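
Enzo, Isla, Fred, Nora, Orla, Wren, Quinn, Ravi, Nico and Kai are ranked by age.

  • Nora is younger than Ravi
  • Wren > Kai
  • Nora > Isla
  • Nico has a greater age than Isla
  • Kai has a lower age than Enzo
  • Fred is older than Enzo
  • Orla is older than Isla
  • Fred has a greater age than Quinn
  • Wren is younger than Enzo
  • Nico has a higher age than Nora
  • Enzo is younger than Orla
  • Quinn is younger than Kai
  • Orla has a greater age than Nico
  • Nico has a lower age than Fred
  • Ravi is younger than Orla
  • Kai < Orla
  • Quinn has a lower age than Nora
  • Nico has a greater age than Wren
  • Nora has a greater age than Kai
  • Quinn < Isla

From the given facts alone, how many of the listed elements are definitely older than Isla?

The elements the relations force above Isla are Nora, Nico, Fred, Ravi, Orla — no chain reaches any other.
That is 5.

5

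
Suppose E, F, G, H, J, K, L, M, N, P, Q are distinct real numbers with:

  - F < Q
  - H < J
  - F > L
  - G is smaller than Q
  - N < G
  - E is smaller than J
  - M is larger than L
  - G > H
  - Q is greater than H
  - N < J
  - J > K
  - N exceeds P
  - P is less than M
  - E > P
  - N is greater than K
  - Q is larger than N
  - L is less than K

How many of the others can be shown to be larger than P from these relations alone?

6

From P the given relations immediately reach N, E, M.
From those, G, Q, J — 6 in total.
No other element is forced above P by the given relations, so the count is 6.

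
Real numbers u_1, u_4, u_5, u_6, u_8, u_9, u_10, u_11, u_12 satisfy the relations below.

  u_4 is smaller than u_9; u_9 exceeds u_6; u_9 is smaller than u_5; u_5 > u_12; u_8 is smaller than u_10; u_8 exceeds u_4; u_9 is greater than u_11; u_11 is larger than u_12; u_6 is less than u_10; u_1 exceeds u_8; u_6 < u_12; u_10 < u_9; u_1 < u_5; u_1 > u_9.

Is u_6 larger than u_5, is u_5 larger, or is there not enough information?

Chaining the given relations: u_6 < u_12 < u_11 < u_9 < u_1 < u_5.
So u_5 is larger.

u_5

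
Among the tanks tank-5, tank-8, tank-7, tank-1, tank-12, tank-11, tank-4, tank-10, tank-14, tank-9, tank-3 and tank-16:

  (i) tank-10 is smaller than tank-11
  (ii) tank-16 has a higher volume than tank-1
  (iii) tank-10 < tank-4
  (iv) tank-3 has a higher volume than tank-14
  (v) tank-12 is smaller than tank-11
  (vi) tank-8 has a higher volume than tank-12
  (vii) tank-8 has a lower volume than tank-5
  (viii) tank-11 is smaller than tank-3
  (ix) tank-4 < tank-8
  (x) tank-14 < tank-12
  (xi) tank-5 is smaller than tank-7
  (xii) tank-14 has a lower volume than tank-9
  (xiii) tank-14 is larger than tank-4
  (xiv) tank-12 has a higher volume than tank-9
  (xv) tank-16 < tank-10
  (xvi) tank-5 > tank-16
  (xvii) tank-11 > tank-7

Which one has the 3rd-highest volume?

tank-7

Piecing the relations together gives one ordering: tank-1 < tank-16 < tank-10 < tank-4 < tank-14 < tank-9 < tank-12 < tank-8 < tank-5 < tank-7 < tank-11 < tank-3.
The 3rd largest is tank-7.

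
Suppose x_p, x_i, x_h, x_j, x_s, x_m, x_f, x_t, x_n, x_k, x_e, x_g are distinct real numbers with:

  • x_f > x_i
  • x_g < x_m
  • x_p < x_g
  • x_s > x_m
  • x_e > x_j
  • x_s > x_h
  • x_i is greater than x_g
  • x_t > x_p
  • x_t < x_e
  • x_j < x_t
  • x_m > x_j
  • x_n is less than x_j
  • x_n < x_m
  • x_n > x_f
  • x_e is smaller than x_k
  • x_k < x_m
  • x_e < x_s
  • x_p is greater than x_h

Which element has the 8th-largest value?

Piecing the relations together gives one ordering: x_h < x_p < x_g < x_i < x_f < x_n < x_j < x_t < x_e < x_k < x_m < x_s.
The 8th largest is x_f.

x_f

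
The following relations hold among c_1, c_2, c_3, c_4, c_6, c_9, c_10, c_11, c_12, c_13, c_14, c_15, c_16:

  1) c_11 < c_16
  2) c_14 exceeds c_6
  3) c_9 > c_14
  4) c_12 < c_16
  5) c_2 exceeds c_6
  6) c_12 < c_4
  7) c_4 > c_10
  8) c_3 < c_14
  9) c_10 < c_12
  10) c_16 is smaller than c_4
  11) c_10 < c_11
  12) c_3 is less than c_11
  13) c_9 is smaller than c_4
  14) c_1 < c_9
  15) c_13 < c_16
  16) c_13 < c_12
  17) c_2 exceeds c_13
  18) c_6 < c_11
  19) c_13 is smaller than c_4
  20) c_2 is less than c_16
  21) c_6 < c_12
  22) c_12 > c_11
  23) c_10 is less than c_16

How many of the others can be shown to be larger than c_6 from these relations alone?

Directly above c_6: c_11, c_12, c_14, c_2.
One step further: c_9, c_16, c_4 (7 so far).
No other element is forced above c_6 by the given relations, so the count is 7.

7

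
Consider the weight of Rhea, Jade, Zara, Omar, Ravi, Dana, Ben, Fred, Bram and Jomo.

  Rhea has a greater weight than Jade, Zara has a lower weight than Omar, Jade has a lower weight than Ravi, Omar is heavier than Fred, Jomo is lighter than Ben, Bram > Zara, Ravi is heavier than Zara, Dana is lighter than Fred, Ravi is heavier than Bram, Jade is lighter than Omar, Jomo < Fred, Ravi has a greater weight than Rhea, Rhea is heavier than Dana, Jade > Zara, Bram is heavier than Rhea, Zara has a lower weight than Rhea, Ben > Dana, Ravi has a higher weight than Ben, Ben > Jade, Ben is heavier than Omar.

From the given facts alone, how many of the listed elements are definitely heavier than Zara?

6

Directly above Zara: Jade, Omar, Rhea, Bram, Ravi.
One step further: Ben (6 so far).
Nothing else is reachable above Zara; 6 in all.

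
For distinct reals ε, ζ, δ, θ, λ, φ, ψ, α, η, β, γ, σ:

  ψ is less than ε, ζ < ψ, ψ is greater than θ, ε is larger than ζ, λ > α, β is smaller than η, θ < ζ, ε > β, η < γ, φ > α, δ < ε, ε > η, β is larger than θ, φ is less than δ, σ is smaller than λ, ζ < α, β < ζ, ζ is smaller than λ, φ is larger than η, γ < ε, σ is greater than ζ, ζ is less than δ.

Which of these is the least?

β is not least since θ < β; ζ is not least since θ < ζ; α is not least since ζ < α; η is not least since β < η; φ is not least since η < φ; σ is not least since ζ < σ; δ is not least since φ < δ; λ is not least since ζ < λ; γ is not least since η < γ; ψ is not least since θ < ψ; ε is not least since γ < ε.
Only θ has nothing below it, so θ is the least.

θ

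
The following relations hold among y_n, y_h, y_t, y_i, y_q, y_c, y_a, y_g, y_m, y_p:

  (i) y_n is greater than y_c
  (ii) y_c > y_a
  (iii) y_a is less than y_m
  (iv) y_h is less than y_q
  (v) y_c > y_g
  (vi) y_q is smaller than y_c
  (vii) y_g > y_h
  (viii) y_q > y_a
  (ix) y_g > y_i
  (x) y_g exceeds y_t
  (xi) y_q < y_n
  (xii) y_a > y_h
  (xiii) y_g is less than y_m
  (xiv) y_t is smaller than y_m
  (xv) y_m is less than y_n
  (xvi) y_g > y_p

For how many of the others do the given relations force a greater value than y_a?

4

Directly above y_a: y_m, y_q, y_c.
One step further: y_n (4 so far).
Nothing else is reachable above y_a; 4 in all.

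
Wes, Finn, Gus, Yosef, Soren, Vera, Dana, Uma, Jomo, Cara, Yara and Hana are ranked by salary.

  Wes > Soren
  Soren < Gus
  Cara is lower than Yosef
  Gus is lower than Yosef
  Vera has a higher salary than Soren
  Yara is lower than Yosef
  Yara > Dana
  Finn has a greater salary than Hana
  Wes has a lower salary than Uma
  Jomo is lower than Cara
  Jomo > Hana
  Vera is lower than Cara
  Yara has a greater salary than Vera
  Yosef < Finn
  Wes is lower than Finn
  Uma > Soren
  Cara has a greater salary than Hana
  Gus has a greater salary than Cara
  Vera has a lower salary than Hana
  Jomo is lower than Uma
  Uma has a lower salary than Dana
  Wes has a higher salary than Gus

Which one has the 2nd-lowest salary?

Piecing the relations together gives one ordering: Soren < Vera < Hana < Jomo < Cara < Gus < Wes < Uma < Dana < Yara < Yosef < Finn.
Counting 2 from the smallest end gives Vera.

Vera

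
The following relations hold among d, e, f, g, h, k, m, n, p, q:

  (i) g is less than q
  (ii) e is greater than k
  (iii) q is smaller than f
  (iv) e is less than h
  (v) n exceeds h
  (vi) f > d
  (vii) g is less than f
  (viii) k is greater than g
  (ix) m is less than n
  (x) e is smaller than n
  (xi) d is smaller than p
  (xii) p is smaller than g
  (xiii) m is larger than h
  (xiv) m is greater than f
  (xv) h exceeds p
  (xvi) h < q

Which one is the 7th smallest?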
◆ ◆ ◆
**Your assignment:**
Among the records above, find the lines where the word "following" appears and copy them.

**Expected answer:**
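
The following relations hold among c_1, c_2, c_3, c_4, c_6, c_9, c_10, c_11, c_12, c_13, c_14, c_15, c_16:
The following relations hold among y_n, y_h, y_t, y_i, y_q, y_c, y_a, y_g, y_m, y_p:
The following relations hold among d, e, f, g, h, k, m, n, p, q: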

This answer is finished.